(Source records)
· · · · · · ·
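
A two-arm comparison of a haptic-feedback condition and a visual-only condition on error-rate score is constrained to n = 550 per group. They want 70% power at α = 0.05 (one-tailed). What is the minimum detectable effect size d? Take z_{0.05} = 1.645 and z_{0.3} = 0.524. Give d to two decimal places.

d_min ≈ 0.13

For two independent groups of n = 550 each: d_min = (z_{α} + z_β)·√(2/n).
z-sum = 1.645 + 0.524 = 2.169.
d_min = 2.169 × √(2/550) = 2.169 × 0.0603 = 0.131.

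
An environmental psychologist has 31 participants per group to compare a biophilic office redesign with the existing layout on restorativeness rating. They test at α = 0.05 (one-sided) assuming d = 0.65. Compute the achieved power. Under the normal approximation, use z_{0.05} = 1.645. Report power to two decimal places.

power ≈ 0.82

For two equal groups, power = Φ(d·√(n/2) − z_{α}).
d·√(n/2) = 0.65 × √(31/2) = 0.65 × 3.937 = 2.559.
z_β = 2.559 − 1.645 = 0.914.
Power = Φ(0.914) = 0.820.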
· · · · · · ·
TASK DESCRIPTION – Please give the full set of data again exactly.

TASK ANSWER –
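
A two-arm comparison of a haptic-feedback condition and a visual-only condition on error-rate score is constrained to n = 550 per group. They want 70% power at α = 0.05 (one-tailed). What is the minimum detectable effect size d? Take z_{0.05} = 1.645 and z_{0.3} = 0.524. Give d to two decimal places.

d_min ≈ 0.13

For two independent groups of n = 550 each: d_min = (z_{α} + z_β)·√(2/n).
z-sum = 1.645 + 0.524 = 2.169.
d_min = 2.169 × √(2/550) = 2.169 × 0.0603 = 0.131.

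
An environmental psychologist has 31 participants per group to compare a biophilic office redesign with the existing layout on restorativeness rating. They test at α = 0.05 (one-sided) assuming d = 0.65. Compute the achieved power. Under the normal approximation, use z_{0.05} = 1.645. Report power to two decimal places.

power ≈ 0.82

For two equal groups, power = Φ(d·√(n/2) − z_{α}).
d·√(n/2) = 0.65 × √(31/2) = 0.65 × 3.937 = 2.559.
z_β = 2.559 − 1.645 = 0.914.
Power = Φ(0.914) = 0.820.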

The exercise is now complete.